* **PROBLEM REQUIREMENTS**:
Copy exactly the line that contains "Quintile 2: Income share (%)=14.6" plus all remaining lines of the data, and leave out every line before it.

* **DATA TO EXAMINE**:
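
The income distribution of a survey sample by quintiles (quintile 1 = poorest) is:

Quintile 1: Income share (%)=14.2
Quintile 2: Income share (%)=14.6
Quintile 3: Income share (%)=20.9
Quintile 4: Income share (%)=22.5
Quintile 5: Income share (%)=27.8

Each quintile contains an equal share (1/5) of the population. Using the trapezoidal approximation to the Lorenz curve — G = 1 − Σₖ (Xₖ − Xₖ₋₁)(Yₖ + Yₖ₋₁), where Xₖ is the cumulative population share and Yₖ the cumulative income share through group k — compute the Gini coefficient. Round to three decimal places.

Cumulative income shares Yₖ: 0.1420, 0.2880, 0.4970, 0.7220, 1.0000
Σ (Xₖ−Xₖ₋₁)(Yₖ+Yₖ₋₁) = (1/5)(0.1420+0.0000) + (1/5)(0.2880+0.1420) + (1/5)(0.4970+0.2880) + (1/5)(0.7220+0.4970) + (1/5)(1.0000+0.7220)
  = 0.0284 + 0.0860 + 0.1570 + 0.2438 + 0.3444 = 0.8596
G = 1 − 0.8596 = 0.1404

0.140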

* **YOUR SOLUTION**:
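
Quintile 2: Income share (%)=14.6
Quintile 3: Income share (%)=20.9
Quintile 4: Income share (%)=22.5
Quintile 5: Income share (%)=27.8

Each quintile contains an equal share (1/5) of the population. Using the trapezoidal approximation to the Lorenz curve — G = 1 − Σₖ (Xₖ − Xₖ₋₁)(Yₖ + Yₖ₋₁), where Xₖ is the cumulative population share and Yₖ the cumulative income share through group k — compute the Gini coefficient. Round to three decimal places.

Cumulative income shares Yₖ: 0.1420, 0.2880, 0.4970, 0.7220, 1.0000
Σ (Xₖ−Xₖ₋₁)(Yₖ+Yₖ₋₁) = (1/5)(0.1420+0.0000) + (1/5)(0.2880+0.1420) + (1/5)(0.4970+0.2880) + (1/5)(0.7220+0.4970) + (1/5)(1.0000+0.7220)
  = 0.0284 + 0.0860 + 0.1570 + 0.2438 + 0.3444 = 0.8596
G = 1 − 0.8596 = 0.1404

0.140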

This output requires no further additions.